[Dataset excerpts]
╭──
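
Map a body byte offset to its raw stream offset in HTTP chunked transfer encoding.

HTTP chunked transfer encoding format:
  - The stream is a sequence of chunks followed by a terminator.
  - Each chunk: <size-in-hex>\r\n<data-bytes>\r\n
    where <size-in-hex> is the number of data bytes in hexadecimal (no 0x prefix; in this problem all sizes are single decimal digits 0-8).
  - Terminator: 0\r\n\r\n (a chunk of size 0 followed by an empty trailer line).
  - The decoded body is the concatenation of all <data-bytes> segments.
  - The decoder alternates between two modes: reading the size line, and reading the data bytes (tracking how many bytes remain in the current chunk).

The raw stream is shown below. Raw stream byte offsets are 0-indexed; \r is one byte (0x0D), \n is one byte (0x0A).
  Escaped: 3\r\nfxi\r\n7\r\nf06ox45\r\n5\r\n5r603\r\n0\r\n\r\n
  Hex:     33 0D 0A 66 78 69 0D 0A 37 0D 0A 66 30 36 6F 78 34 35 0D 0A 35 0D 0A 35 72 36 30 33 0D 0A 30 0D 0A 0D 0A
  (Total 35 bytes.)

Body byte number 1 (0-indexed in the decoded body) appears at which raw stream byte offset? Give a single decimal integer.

Chunk 1: stream[0..1]='3' size=0x3=3, data at stream[3..6]='fxi' -> body[0..3], body so far='fxi'
Chunk 2: stream[8..9]='7' size=0x7=7, data at stream[11..18]='f06ox45' -> body[3..10], body so far='fxif06ox45'
Chunk 3: stream[20..21]='5' size=0x5=5, data at stream[23..28]='5r603' -> body[10..15], body so far='fxif06ox455r603'
Chunk 4: stream[30..31]='0' size=0 (terminator). Final body='fxif06ox455r603' (15 bytes)
Body byte 1 at stream offset 4

Answer: 4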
╰──
• [Directions for this task] Return only the lines between the one holding "- The stream" and the one holding "where <size-in-hex> is", inclusive, exactly as they appear above.

• [Task response]
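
  - The stream is a sequence of chunks followed by a terminator.
  - Each chunk: <size-in-hex>\r\n<data-bytes>\r\n
    where <size-in-hex> is the number of data bytes in hexadecimal (no 0x prefix; in this problem all sizes are single decimal digits 0-8).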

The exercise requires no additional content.